Supplied data

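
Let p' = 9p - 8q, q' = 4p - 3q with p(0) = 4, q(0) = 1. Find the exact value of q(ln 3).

723

A = [[9,-8],[4,-3]]; eigenvalues λ = 5, 1.
Eigenvectors: (-2,-1) for λ=5, (1,1) for λ=1.
From the initial condition, c_1 = -3, c_2 = -2.
q(ln 3) = (-3)(3^5)(-1) + (-2)(3^1)(1) = 723.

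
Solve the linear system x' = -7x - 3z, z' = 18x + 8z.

x(t) = -K_1e^(-t) + K_2e^(2t), z(t) = 2K_1e^(-t) - 3K_2e^(2t)

Coefficient matrix A = [[-7, -3], [18, 8]].
Characteristic polynomial det(A - λI) = λ^2 - λ - 2 = 0.
Eigenvalues λ = -1, 2.
For λ=-1: (A-λI) row 1 is [-6, -3], so an eigenvector is (-1, 2).
For λ=2: (A-λI) row 1 is [-9, -3], so an eigenvector is (1, -3).
General solution: K_1e^(-t)(-1,2) + K_2e^(2t)(1,-3).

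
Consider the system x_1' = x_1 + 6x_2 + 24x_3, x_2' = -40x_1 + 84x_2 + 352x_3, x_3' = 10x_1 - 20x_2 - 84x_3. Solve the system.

x_1(t) = 2K_2e^(4t) + K_3e^(t), x_2(t) = -4K_1e^(-4t) + K_2e^(4t) - 8K_3e^(t), x_3(t) = K_1e^(-4t) + 2K_3e^(t)

Coefficient matrix A = [[1, 6, 24], [-40, 84, 352], [10, -20, -84]].
det(A - λI) = 0 gives eigenvalues λ = -4, 4, 1.
For λ=-4: eigenvector (0,-4,1).
For λ=4: eigenvector (2,1,0).
For λ=1: eigenvector (1,-8,2).
General solution: K_1e^(-4t)(0,-4,1) + K_2e^(4t)(2,1,0) + K_3e^(t)(1,-8,2).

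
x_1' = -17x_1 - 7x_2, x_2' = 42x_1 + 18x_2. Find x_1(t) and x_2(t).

Coefficient matrix A = [[-17, -7], [42, 18]].
Characteristic polynomial det(A - λI) = λ^2 - λ - 12 = 0.
Eigenvalues λ = 4, -3.
For λ=4: (A-λI) row 1 is [-21, -7], so an eigenvector is (-1, 3).
For λ=-3: (A-λI) row 1 is [-14, -7], so an eigenvector is (1, -2).
General solution: K_1e^(4t)(-1,3) + K_2e^(-3t)(1,-2).

x_1(t) = -K_1e^(4t) + K_2e^(-3t), x_2(t) = 3K_1e^(4t) - 2K_2e^(-3t)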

Work instructions
Retype all of the data exactly, so that nothing differs from what is given.

Written response
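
Let p' = 9p - 8q, q' = 4p - 3q with p(0) = 4, q(0) = 1. Find the exact value of q(ln 3).

723

A = [[9,-8],[4,-3]]; eigenvalues λ = 5, 1.
Eigenvectors: (-2,-1) for λ=5, (1,1) for λ=1.
From the initial condition, c_1 = -3, c_2 = -2.
q(ln 3) = (-3)(3^5)(-1) + (-2)(3^1)(1) = 723.

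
Solve the linear system x' = -7x - 3z, z' = 18x + 8z.

x(t) = -K_1e^(-t) + K_2e^(2t), z(t) = 2K_1e^(-t) - 3K_2e^(2t)

Coefficient matrix A = [[-7, -3], [18, 8]].
Characteristic polynomial det(A - λI) = λ^2 - λ - 2 = 0.
Eigenvalues λ = -1, 2.
For λ=-1: (A-λI) row 1 is [-6, -3], so an eigenvector is (-1, 2).
For λ=2: (A-λI) row 1 is [-9, -3], so an eigenvector is (1, -3).
General solution: K_1e^(-t)(-1,2) + K_2e^(2t)(1,-3).

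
Consider the system x_1' = x_1 + 6x_2 + 24x_3, x_2' = -40x_1 + 84x_2 + 352x_3, x_3' = 10x_1 - 20x_2 - 84x_3. Solve the system.

x_1(t) = 2K_2e^(4t) + K_3e^(t), x_2(t) = -4K_1e^(-4t) + K_2e^(4t) - 8K_3e^(t), x_3(t) = K_1e^(-4t) + 2K_3e^(t)

Coefficient matrix A = [[1, 6, 24], [-40, 84, 352], [10, -20, -84]].
det(A - λI) = 0 gives eigenvalues λ = -4, 4, 1.
For λ=-4: eigenvector (0,-4,1).
For λ=4: eigenvector (2,1,0).
For λ=1: eigenvector (1,-8,2).
General solution: K_1e^(-4t)(0,-4,1) + K_2e^(4t)(2,1,0) + K_3e^(t)(1,-8,2).

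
x_1' = -17x_1 - 7x_2, x_2' = 42x_1 + 18x_2. Find x_1(t) and x_2(t).

Coefficient matrix A = [[-17, -7], [42, 18]].
Characteristic polynomial det(A - λI) = λ^2 - λ - 12 = 0.
Eigenvalues λ = 4, -3.
For λ=4: (A-λI) row 1 is [-21, -7], so an eigenvector is (-1, 3).
For λ=-3: (A-λI) row 1 is [-14, -7], so an eigenvector is (1, -2).
General solution: K_1e^(4t)(-1,3) + K_2e^(-3t)(1,-2).

x_1(t) = -K_1e^(4t) + K_2e^(-3t), x_2(t) = 3K_1e^(4t) - 2K_2e^(-3t)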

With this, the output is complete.